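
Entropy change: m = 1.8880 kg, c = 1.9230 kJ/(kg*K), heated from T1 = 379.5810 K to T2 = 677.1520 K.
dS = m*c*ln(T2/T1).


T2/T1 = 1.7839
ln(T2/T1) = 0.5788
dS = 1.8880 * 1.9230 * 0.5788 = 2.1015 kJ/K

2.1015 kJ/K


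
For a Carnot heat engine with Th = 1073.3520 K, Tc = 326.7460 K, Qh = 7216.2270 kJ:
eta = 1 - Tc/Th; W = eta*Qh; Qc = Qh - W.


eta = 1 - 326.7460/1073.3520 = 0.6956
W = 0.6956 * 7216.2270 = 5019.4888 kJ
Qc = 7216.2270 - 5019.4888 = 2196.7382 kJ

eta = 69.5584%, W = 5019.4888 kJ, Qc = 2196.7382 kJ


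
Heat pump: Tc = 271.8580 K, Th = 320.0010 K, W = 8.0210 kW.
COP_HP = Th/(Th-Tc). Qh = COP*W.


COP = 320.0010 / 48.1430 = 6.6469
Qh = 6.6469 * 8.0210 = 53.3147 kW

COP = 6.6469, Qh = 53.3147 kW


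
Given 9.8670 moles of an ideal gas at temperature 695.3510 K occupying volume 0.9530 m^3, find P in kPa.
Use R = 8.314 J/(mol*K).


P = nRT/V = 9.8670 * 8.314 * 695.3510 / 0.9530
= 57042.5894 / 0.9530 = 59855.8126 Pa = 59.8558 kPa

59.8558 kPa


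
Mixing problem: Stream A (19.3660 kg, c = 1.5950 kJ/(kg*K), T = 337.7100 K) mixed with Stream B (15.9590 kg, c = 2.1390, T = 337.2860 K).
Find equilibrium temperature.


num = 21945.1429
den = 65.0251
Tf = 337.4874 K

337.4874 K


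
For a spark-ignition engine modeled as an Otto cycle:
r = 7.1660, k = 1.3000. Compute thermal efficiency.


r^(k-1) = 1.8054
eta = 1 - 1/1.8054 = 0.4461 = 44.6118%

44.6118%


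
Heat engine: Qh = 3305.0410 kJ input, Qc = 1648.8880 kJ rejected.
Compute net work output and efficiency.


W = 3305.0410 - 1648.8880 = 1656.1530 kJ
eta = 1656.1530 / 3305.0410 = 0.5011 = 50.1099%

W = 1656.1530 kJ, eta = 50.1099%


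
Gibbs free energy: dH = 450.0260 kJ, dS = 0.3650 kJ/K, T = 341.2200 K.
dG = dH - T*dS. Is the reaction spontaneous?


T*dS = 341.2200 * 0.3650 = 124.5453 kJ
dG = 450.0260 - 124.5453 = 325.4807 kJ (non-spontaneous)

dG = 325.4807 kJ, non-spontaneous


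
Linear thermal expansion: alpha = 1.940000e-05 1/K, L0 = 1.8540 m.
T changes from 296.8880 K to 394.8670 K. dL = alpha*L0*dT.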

***

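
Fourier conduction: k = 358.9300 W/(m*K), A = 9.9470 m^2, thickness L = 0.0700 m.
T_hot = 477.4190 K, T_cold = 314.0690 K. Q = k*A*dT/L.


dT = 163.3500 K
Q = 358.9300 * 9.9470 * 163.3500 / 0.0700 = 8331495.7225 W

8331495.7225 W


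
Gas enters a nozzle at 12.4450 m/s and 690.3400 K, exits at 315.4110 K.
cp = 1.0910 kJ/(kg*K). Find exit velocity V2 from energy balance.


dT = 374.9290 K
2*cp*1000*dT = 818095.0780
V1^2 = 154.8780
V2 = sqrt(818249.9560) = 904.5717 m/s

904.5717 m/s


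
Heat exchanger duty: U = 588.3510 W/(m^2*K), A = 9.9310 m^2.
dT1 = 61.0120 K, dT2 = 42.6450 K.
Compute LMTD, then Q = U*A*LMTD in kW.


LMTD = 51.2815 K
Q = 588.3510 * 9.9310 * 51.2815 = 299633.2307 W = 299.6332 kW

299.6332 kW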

***

**WHAT THE TASK ASKS**. Set down only the lines above that fall between the line holding "Compute net work output and efficiency." and the line holding "Gibbs free energy: dH", inclusive, keeping each exact.

**SOLUTION TO THIS PROBLEM**.
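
Compute net work output and efficiency.


W = 3305.0410 - 1648.8880 = 1656.1530 kJ
eta = 1656.1530 / 3305.0410 = 0.5011 = 50.1099%

W = 1656.1530 kJ, eta = 50.1099%


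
Gibbs free energy: dH = 450.0260 kJ, dS = 0.3650 kJ/K, T = 341.2200 K.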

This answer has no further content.